- [Exercise]: Read the lines of the data below and retrieve those with "where".
[[ Exercise material open ]]
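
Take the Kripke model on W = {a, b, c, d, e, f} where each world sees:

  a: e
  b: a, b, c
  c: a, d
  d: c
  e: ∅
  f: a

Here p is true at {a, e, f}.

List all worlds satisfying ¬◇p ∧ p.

{e}

a: ¬◇p is F, p is T. ✗
b: ¬◇p is F, p is F. ✗
c: ¬◇p is F, p is F. ✗
d: ¬◇p is T, p is F. ✗
e: ¬◇p is T, p is T. ✓
f: ¬◇p is F, p is T. ✗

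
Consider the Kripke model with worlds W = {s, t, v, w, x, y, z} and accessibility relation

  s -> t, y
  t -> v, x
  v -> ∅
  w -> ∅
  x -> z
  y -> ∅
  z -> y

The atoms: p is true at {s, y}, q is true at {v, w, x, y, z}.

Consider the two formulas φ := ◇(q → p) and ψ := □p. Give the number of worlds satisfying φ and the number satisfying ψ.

2 and 4

For ◇(q → p):
s: successors {t, y}; q → p there: t:T, y:T. ✓
t: successors {v, x}; q → p there: v:F, x:F. ✗
v: no successors, so ◇(q → p) fails. ✗
w: no successors, so ◇(q → p) fails. ✗
x: successors {z}; q → p there: z:F. ✗
y: no successors, so ◇(q → p) fails. ✗
z: successors {y}; q → p there: y:T. ✓
— 2 worlds.
For □p:
s: successors {t, y}; p there: t:F, y:T. ✗
t: successors {v, x}; p there: v:F, x:F. ✗
v: no successors, so □p holds vacuously. ✓
w: no successors, so □p holds vacuously. ✓
x: successors {z}; p there: z:F. ✗
y: no successors, so □p holds vacuously. ✓
z: successors {y}; p there: y:T. ✓
— 4 worlds.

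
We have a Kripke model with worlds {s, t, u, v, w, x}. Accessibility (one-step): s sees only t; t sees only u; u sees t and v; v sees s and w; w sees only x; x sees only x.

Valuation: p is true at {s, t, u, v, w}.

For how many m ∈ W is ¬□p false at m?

s: □p is T. ✗
t: □p is T. ✗
u: □p is T. ✗
v: □p is T. ✗
w: □p is F. ✓
x: □p is F. ✓
Satisfying worlds: {w, x}.
So ¬□p fails at the other 4 worlds.

4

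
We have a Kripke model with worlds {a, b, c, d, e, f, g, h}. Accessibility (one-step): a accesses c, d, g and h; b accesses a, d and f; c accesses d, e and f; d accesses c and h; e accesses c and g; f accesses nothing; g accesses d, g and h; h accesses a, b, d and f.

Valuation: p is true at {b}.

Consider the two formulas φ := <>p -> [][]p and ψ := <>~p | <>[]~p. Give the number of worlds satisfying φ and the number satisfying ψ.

7 and 7

For <>p -> [][]p:
a: <>p is F, [][]p is F. ✓
b: <>p is F, [][]p is F. ✓
c: <>p is F, [][]p is F. ✓
d: <>p is F, [][]p is F. ✓
e: <>p is F, [][]p is F. ✓
f: <>p is F, [][]p is T. ✓
g: <>p is F, [][]p is F. ✓
h: <>p is T, [][]p is F. ✗
— 7 worlds.
For <>~p | <>[]~p:
a: <>~p is T, <>[]~p is T. ✓
b: <>~p is T, <>[]~p is T. ✓
c: <>~p is T, <>[]~p is T. ✓
d: <>~p is T, <>[]~p is T. ✓
e: <>~p is T, <>[]~p is T. ✓
f: <>~p is F, <>[]~p is F. ✗
g: <>~p is T, <>[]~p is T. ✓
h: <>~p is T, <>[]~p is T. ✓
— 7 worlds.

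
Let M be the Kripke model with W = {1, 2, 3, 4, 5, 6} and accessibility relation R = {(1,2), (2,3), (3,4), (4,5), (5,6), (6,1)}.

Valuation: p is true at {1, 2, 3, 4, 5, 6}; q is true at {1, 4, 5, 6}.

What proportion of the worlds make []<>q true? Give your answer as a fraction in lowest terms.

2/3

1: successors {2}; <>q there: 2:F. ✗
2: successors {3}; <>q there: 3:T. ✓
3: successors {4}; <>q there: 4:T. ✓
4: successors {5}; <>q there: 5:T. ✓
5: successors {6}; <>q there: 6:T. ✓
6: successors {1}; <>q there: 1:F. ✗
That's 4 of 6 worlds, so 4/6 = 2/3.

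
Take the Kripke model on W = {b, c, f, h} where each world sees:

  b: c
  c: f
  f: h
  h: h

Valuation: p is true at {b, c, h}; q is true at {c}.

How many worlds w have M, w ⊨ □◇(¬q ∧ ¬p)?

1

b: successors {c}; ◇(¬q ∧ ¬p) there: c:T. ✓
c: successors {f}; ◇(¬q ∧ ¬p) there: f:F. ✗
f: successors {h}; ◇(¬q ∧ ¬p) there: h:F. ✗
h: successors {h}; ◇(¬q ∧ ¬p) there: h:F. ✗
Satisfying worlds: {b}.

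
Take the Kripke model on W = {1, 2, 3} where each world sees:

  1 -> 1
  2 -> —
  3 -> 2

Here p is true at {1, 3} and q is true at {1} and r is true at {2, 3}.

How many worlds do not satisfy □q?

1

1: successors {1}; q there: 1:T. ✓
2: no successors, so □q holds vacuously. ✓
3: successors {2}; q there: 2:F. ✗
Satisfying worlds: {1, 2}.
So □q fails at the other 1 world.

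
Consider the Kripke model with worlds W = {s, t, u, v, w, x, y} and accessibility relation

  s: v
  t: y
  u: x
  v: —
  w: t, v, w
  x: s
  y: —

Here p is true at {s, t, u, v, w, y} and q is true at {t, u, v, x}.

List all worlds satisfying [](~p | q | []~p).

s: successors {v}; ~p | q | []~p there: v:T. ✓
t: successors {y}; ~p | q | []~p there: y:T. ✓
u: successors {x}; ~p | q | []~p there: x:T. ✓
v: no successors, so [](~p | q | []~p) holds vacuously. ✓
w: successors {t, v, w}; ~p | q | []~p there: t:T, v:T, w:F. ✗
x: successors {s}; ~p | q | []~p there: s:F. ✗
y: no successors, so [](~p | q | []~p) holds vacuously. ✓

{s, t, u, v, y}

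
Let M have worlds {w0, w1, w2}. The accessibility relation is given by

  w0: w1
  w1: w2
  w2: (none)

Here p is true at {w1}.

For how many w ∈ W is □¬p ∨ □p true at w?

3

w0: □¬p is F, □p is T. ✓
w1: □¬p is T, □p is F. ✓
w2: □¬p is T, □p is T. ✓
Satisfying worlds: {w0, w1, w2}.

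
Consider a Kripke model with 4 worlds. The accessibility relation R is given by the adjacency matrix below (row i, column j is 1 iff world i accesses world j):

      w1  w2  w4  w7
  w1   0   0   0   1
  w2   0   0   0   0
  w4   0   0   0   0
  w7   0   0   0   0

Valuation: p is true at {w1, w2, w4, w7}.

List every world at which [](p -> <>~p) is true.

{w2, w4, w7}

w1: successors {w7}; p -> <>~p there: w7:F. ✗
w2: no successors, so [](p -> <>~p) holds vacuously. ✓
w4: no successors, so [](p -> <>~p) holds vacuously. ✓
w7: no successors, so [](p -> <>~p) holds vacuously. ✓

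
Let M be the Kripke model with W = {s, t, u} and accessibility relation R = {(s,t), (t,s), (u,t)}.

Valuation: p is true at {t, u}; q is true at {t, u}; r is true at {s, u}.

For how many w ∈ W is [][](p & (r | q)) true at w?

s: successors {t}; [](p & (r | q)) there: t:F. ✗
t: successors {s}; [](p & (r | q)) there: s:T. ✓
u: successors {t}; [](p & (r | q)) there: t:F. ✗
Satisfying worlds: {t}.

1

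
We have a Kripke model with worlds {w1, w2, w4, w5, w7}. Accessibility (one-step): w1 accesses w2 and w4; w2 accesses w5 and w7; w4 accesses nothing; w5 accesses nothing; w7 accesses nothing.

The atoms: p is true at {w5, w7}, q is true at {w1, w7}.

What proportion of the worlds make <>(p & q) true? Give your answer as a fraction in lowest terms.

w1: successors {w2, w4}; p & q there: w2:F, w4:F. ✗
w2: successors {w5, w7}; p & q there: w5:F, w7:T. ✓
w4: no successors, so <>(p & q) fails. ✗
w5: no successors, so <>(p & q) fails. ✗
w7: no successors, so <>(p & q) fails. ✗
That's 1 of 5 worlds, so 1/5.

1/5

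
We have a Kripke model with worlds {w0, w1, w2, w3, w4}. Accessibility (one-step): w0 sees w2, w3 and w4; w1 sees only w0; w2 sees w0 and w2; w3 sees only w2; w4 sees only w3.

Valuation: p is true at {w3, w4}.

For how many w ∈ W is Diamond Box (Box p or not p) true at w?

4

w0: successors {w2, w3, w4}; Box (Box p or not p) there: w2:T, w3:T, w4:F. ✓
w1: successors {w0}; Box (Box p or not p) there: w0:F. ✗
w2: successors {w0, w2}; Box (Box p or not p) there: w0:F, w2:T. ✓
w3: successors {w2}; Box (Box p or not p) there: w2:T. ✓
w4: successors {w3}; Box (Box p or not p) there: w3:T. ✓
Satisfying worlds: {w0, w2, w3, w4}.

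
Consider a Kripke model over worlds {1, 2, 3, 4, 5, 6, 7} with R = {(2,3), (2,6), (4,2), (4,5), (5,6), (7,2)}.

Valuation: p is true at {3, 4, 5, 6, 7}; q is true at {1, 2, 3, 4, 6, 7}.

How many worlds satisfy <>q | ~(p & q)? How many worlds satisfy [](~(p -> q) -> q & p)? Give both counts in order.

For <>q | ~(p & q):
1: <>q is F, ~(p & q) is T. ✓
2: <>q is T, ~(p & q) is T. ✓
3: <>q is F, ~(p & q) is F. ✗
4: <>q is T, ~(p & q) is F. ✓
5: <>q is T, ~(p & q) is T. ✓
6: <>q is F, ~(p & q) is F. ✗
7: <>q is T, ~(p & q) is F. ✓
— 5 worlds.
For [](~(p -> q) -> q & p):
1: no successors, so [](~(p -> q) -> q & p) holds vacuously. ✓
2: successors {3, 6}; ~(p -> q) -> q & p there: 3:T, 6:T. ✓
3: no successors, so [](~(p -> q) -> q & p) holds vacuously. ✓
4: successors {2, 5}; ~(p -> q) -> q & p there: 2:T, 5:F. ✗
5: successors {6}; ~(p -> q) -> q & p there: 6:T. ✓
6: no successors, so [](~(p -> q) -> q & p) holds vacuously. ✓
7: successors {2}; ~(p -> q) -> q & p there: 2:T. ✓
— 6 worlds.

5 and 6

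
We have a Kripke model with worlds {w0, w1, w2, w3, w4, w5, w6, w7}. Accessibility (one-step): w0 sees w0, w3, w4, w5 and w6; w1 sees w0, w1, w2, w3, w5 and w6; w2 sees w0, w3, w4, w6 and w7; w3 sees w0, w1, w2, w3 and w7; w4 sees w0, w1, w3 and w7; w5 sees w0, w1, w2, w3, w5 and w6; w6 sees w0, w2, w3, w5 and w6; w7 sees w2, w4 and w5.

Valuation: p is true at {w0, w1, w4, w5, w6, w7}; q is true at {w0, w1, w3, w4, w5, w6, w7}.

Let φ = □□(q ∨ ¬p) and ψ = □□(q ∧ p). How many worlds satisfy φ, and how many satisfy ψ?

8 and 0

For □□(q ∨ ¬p):
w0: successors {w0, w3, w4, w5, w6}; □(q ∨ ¬p) there: w0:T, w3:T, w4:T, w5:T, w6:T. ✓
w1: successors {w0, w1, w2, w3, w5, w6}; □(q ∨ ¬p) there: w0:T, w1:T, w2:T, w3:T, w5:T, w6:T. ✓
w2: successors {w0, w3, w4, w6, w7}; □(q ∨ ¬p) there: w0:T, w3:T, w4:T, w6:T, w7:T. ✓
w3: successors {w0, w1, w2, w3, w7}; □(q ∨ ¬p) there: w0:T, w1:T, w2:T, w3:T, w7:T. ✓
w4: successors {w0, w1, w3, w7}; □(q ∨ ¬p) there: w0:T, w1:T, w3:T, w7:T. ✓
w5: successors {w0, w1, w2, w3, w5, w6}; □(q ∨ ¬p) there: w0:T, w1:T, w2:T, w3:T, w5:T, w6:T. ✓
w6: successors {w0, w2, w3, w5, w6}; □(q ∨ ¬p) there: w0:T, w2:T, w3:T, w5:T, w6:T. ✓
w7: successors {w2, w4, w5}; □(q ∨ ¬p) there: w2:T, w4:T, w5:T. ✓
— 8 worlds.
For □□(q ∧ p):
w0: successors {w0, w3, w4, w5, w6}; □(q ∧ p) there: w0:F, w3:F, w4:F, w5:F, w6:F. ✗
w1: successors {w0, w1, w2, w3, w5, w6}; □(q ∧ p) there: w0:F, w1:F, w2:F, w3:F, w5:F, w6:F. ✗
w2: successors {w0, w3, w4, w6, w7}; □(q ∧ p) there: w0:F, w3:F, w4:F, w6:F, w7:F. ✗
w3: successors {w0, w1, w2, w3, w7}; □(q ∧ p) there: w0:F, w1:F, w2:F, w3:F, w7:F. ✗
w4: successors {w0, w1, w3, w7}; □(q ∧ p) there: w0:F, w1:F, w3:F, w7:F. ✗
w5: successors {w0, w1, w2, w3, w5, w6}; □(q ∧ p) there: w0:F, w1:F, w2:F, w3:F, w5:F, w6:F. ✗
w6: successors {w0, w2, w3, w5, w6}; □(q ∧ p) there: w0:F, w2:F, w3:F, w5:F, w6:F. ✗
w7: successors {w2, w4, w5}; □(q ∧ p) there: w2:F, w4:F, w5:F. ✗
— 0 worlds.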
[[ Exercise material closed ]]
- [Reply to the task]:
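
Take the Kripke model on W = {a, b, c, d, e, f} where each world sees:
Take the Kripke model on W = {b, c, f, h} where each world sees:
Take the Kripke model on W = {1, 2, 3} where each world sees: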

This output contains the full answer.